- **Problem description**: Only the lines from the line containing "One point sits at longitude 115.0" to the end of the entries should be repeated, exactly as they appear.

Dataset records:
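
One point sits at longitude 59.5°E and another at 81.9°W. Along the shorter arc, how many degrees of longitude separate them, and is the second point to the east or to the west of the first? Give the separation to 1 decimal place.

Raw difference: -81.9 − 59.5 = -141.4°.
Normalise into (−180°, 180°]: -141.4° stays -141.4°.
Negative ⇒ the second point lies to the west; separation 141.4°.

141.4° west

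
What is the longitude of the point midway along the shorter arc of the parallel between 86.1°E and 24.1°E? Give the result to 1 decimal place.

55.1°E

Signed shortest Δλ from +86.1° to +24.1° is -62.0°.
Midpoint longitude = +86.1° + (-62.0°)/2 = +86.1° − 31.0° = +55.1°.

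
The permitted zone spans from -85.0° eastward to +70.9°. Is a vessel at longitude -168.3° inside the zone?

No

Band width going east from -85.0° to +70.9°: ((70.9 − -85.0) mod 360) = 155.9°.
Offset of -168.3° east of the west edge: ((-168.3 − -85.0) mod 360) = 276.7°.
276.7° > 155.9° ⇒ outside.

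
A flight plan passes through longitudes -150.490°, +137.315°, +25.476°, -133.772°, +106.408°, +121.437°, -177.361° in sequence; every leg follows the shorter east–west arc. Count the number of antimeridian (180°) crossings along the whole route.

Leg 1: -150.490° → +137.315°, shortest Δλ = -72.195° (west) — crosses 180°.
Leg 2: +137.315° → +25.476°, shortest Δλ = -111.839° (west) — does not cross 180°.
Leg 3: +25.476° → -133.772°, shortest Δλ = -159.248° (west) — does not cross 180°.
Leg 4: -133.772° → +106.408°, shortest Δλ = -119.82° (west) — crosses 180°.
Leg 5: +106.408° → +121.437°, shortest Δλ = 15.029° (east) — does not cross 180°.
Leg 6: +121.437° → -177.361°, shortest Δλ = 61.202° (east) — crosses 180°.
Total crossings: 3.

3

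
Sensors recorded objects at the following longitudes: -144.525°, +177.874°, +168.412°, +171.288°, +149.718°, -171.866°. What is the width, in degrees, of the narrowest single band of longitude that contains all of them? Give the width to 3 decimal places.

Sort the longitudes: -171.866°, -144.525°, +149.718°, +168.412°, +171.288°, +177.874°.
Eastward gaps between consecutive values (wrapping around): 27.341°, 294.243°, 18.694°, 2.876°, 6.586°, 10.260°.
Largest gap = 294.243° ⇒ minimal covering band is its complement: 360° − 294.243° = 65.757°.
Band runs from +149.718° eastward to -144.525°, crossing the antimeridian.

65.757°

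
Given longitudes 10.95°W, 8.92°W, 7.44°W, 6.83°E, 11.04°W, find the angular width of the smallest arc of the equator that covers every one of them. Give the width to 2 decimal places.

Sort the longitudes: -11.04°, -10.95°, -8.92°, -7.44°, +6.83°.
Eastward gaps between consecutive values (wrapping around): 0.09°, 2.03°, 1.48°, 14.27°, 342.13°.
Largest gap = 342.13° ⇒ minimal covering band is its complement: 360° − 342.13° = 17.87°.
Band runs from -11.04° eastward to +6.83°.

17.87°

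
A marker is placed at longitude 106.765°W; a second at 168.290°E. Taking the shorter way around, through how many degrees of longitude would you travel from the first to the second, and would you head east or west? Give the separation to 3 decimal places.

84.945° west

Raw difference: 168.290 − -106.765 = 275.055°.
Normalise into (−180°, 180°]: 275.055° − 360° = -84.945°.
Negative ⇒ the second point lies to the west; separation 84.945°.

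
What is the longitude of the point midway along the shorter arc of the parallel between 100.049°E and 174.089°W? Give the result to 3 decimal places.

142.980°E

Signed shortest Δλ from +100.049° to -174.089° is +85.862°.
Midpoint longitude = +100.049° + (+85.862°)/2 = +100.049° + 42.931° = +142.980°.
(The naïve average (+100.049 + -174.089)/2 = -37.02° is on the wrong side of the globe.)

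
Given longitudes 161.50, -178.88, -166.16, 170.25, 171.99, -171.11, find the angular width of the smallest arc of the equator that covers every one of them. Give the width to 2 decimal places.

Sort the longitudes: -178.88°, -171.11°, -166.16°, +161.50°, +170.25°, +171.99°.
Eastward gaps between consecutive values (wrapping around): 7.77°, 4.95°, 327.66°, 8.75°, 1.74°, 9.13°.
Largest gap = 327.66° ⇒ minimal covering band is its complement: 360° − 327.66° = 32.34°.
Band runs from +161.50° eastward to -166.16°, crossing the antimeridian.

32.34°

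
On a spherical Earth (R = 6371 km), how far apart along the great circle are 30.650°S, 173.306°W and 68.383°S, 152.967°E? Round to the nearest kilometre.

Δλ = 152.967 − -173.306 = 326.273°; wrapped into (−180°, 180°]: -33.727°.
Δφ = -68.383 − -30.650 = -37.733°.
a = sin²(Δφ/2) + cos φ₁ · cos φ₂ · sin²(Δλ/2) = 0.131236.
c = 2·atan2(√a, √(1−a)) = 0.74139 rad → d = 6371·c ≈ 4723.41 km.

4723 km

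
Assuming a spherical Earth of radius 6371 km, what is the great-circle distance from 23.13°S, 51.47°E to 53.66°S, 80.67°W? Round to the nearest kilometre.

10321 km

Δλ = -80.67 − 51.47 = -132.14°.
Δφ = -53.66 − -23.13 = -30.53°.
a = sin²(Δφ/2) + cos φ₁ · cos φ₂ · sin²(Δλ/2) = 0.524602.
c = 2·atan2(√a, √(1−a)) = 1.62002 rad → d = 6371·c ≈ 10321.15 km.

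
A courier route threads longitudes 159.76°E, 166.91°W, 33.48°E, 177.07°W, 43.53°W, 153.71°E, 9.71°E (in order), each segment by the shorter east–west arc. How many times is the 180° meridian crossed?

4

Leg 1: +159.76° → -166.91°, shortest Δλ = 33.33° (east) — crosses 180°.
Leg 2: -166.91° → +33.48°, shortest Δλ = -159.61° (west) — crosses 180°.
Leg 3: +33.48° → -177.07°, shortest Δλ = 149.45° (east) — crosses 180°.
Leg 4: -177.07° → -43.53°, shortest Δλ = 133.54° (east) — does not cross 180°.
Leg 5: -43.53° → +153.71°, shortest Δλ = -162.76° (west) — crosses 180°.
Leg 6: +153.71° → +9.71°, shortest Δλ = -144.0° (west) — does not cross 180°.
Total crossings: 4.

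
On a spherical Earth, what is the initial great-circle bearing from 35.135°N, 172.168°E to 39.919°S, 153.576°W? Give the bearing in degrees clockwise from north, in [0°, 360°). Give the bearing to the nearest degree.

Δλ = -153.576 − 172.168 = -325.744°; wrapped into (−180°, 180°]: 34.256°.
θ = atan2( sin Δλ · cos φ₂ , cos φ₁ · sin φ₂ − sin φ₁ · cos φ₂ · cos Δλ )
  = atan2(0.43171, -0.88960) = 154.113° → normalised to [0°, 360°): 154.113°.

154°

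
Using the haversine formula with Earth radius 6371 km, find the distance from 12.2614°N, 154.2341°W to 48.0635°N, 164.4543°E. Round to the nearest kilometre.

5512 km

Δλ = 164.4543 − -154.2341 = 318.6884°; wrapped into (−180°, 180°]: -41.3116°.
Δφ = 48.0635 − 12.2614 = 35.8021°.
a = sin²(Δφ/2) + cos φ₁ · cos φ₂ · sin²(Δλ/2) = 0.175742.
c = 2·atan2(√a, √(1−a)) = 0.86516 rad → d = 6371·c ≈ 5511.96 km.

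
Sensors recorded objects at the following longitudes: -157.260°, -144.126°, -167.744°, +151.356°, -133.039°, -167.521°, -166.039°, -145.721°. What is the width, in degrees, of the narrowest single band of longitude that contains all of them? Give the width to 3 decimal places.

Sort the longitudes: -167.744°, -167.521°, -166.039°, -157.260°, -145.721°, -144.126°, -133.039°, +151.356°.
Eastward gaps between consecutive values (wrapping around): 0.223°, 1.482°, 8.779°, 11.539°, 1.595°, 11.087°, 284.395°, 40.900°.
Largest gap = 284.395° ⇒ minimal covering band is its complement: 360° − 284.395° = 75.605°.
Band runs from +151.356° eastward to -133.039°, crossing the antimeridian.

75.605°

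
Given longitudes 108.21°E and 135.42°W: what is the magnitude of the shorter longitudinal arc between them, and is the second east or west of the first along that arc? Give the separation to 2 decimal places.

Raw difference: -135.42 − 108.21 = -243.63°.
Normalise into (−180°, 180°]: -243.63° + 360° = 116.37°.
Positive ⇒ the second point lies to the east; separation 116.37°.

116.37° east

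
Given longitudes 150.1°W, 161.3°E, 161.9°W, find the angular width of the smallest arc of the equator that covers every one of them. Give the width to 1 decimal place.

Sort the longitudes: -161.9°, -150.1°, +161.3°.
Eastward gaps between consecutive values (wrapping around): 11.8°, 311.4°, 36.8°.
Largest gap = 311.4° ⇒ minimal covering band is its complement: 360° − 311.4° = 48.6°.
Band runs from +161.3° eastward to -150.1°, crossing the antimeridian.

48.6°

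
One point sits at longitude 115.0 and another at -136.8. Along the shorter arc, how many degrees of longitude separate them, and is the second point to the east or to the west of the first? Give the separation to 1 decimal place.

108.2° east

Raw difference: -136.8 − 115.0 = -251.8°.
Normalise into (−180°, 180°]: -251.8° + 360° = 108.2°.
Positive ⇒ the second point lies to the east; separation 108.2°.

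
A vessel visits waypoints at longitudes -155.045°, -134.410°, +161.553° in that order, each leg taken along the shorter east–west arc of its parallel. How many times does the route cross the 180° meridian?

1

Leg 1: -155.045° → -134.410°, shortest Δλ = 20.635° (east) — does not cross 180°.
Leg 2: -134.410° → +161.553°, shortest Δλ = -64.037° (west) — crosses 180°.
Total crossings: 1.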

- **Exercise result**:
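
One point sits at longitude 115.0 and another at -136.8. Along the shorter arc, how many degrees of longitude separate them, and is the second point to the east or to the west of the first? Give the separation to 1 decimal place.

108.2° east

Raw difference: -136.8 − 115.0 = -251.8°.
Normalise into (−180°, 180°]: -251.8° + 360° = 108.2°.
Positive ⇒ the second point lies to the east; separation 108.2°.

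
A vessel visits waypoints at longitudes -155.045°, -134.410°, +161.553° in that order, each leg taken along the shorter east–west arc of its parallel. How many times does the route cross the 180° meridian?

1

Leg 1: -155.045° → -134.410°, shortest Δλ = 20.635° (east) — does not cross 180°.
Leg 2: -134.410° → +161.553°, shortest Δλ = -64.037° (west) — crosses 180°.
Total crossings: 1.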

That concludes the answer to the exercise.